YOUR OBJECTIVE:
In the listing below, how many lines hold the string "axis"? Reply with the number and nothing else.
= Beginning of Section =
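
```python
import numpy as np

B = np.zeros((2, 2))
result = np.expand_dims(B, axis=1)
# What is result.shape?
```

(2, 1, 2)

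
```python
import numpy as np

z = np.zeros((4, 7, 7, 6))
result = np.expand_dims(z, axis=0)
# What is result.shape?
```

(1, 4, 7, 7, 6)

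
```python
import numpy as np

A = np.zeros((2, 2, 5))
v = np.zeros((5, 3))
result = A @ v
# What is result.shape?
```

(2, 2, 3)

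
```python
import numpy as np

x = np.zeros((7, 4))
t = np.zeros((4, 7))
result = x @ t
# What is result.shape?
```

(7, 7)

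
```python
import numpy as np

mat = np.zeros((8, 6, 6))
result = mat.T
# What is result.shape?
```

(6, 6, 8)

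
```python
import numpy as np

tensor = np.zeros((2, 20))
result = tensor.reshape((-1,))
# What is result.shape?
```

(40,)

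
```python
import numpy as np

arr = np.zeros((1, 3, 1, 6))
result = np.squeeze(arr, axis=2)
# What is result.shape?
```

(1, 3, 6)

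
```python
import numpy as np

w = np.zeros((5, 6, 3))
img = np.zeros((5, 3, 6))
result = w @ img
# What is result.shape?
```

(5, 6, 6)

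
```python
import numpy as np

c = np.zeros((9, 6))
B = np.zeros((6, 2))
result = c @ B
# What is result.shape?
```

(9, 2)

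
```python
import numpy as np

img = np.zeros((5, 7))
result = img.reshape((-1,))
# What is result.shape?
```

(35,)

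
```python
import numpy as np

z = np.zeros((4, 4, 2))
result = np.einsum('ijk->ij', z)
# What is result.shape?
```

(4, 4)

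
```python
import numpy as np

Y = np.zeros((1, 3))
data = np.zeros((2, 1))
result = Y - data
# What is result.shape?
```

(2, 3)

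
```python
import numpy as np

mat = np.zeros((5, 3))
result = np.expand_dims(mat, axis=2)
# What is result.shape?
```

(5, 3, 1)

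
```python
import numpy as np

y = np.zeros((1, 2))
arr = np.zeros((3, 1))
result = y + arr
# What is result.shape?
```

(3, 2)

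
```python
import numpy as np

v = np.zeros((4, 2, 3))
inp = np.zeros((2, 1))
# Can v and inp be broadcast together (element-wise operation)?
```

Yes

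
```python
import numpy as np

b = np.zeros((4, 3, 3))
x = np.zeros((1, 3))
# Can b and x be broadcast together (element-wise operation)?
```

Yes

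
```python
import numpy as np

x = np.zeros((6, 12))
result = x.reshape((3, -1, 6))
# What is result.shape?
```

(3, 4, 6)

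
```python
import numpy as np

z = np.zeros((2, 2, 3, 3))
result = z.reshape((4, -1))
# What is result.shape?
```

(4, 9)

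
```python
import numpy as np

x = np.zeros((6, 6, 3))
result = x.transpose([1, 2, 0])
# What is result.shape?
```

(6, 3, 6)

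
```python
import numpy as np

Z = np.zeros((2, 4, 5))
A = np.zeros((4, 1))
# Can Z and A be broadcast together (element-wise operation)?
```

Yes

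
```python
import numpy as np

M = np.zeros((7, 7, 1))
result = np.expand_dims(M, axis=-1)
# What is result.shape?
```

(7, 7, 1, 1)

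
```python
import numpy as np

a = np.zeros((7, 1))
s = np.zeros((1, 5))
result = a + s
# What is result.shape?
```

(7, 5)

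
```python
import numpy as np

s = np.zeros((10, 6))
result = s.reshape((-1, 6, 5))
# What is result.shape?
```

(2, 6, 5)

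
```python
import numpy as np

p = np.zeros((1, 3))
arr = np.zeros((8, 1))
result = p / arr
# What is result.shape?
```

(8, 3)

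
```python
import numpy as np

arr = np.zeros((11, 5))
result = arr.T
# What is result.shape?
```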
= End of Section =
ANSWER FOR THE TASK:
5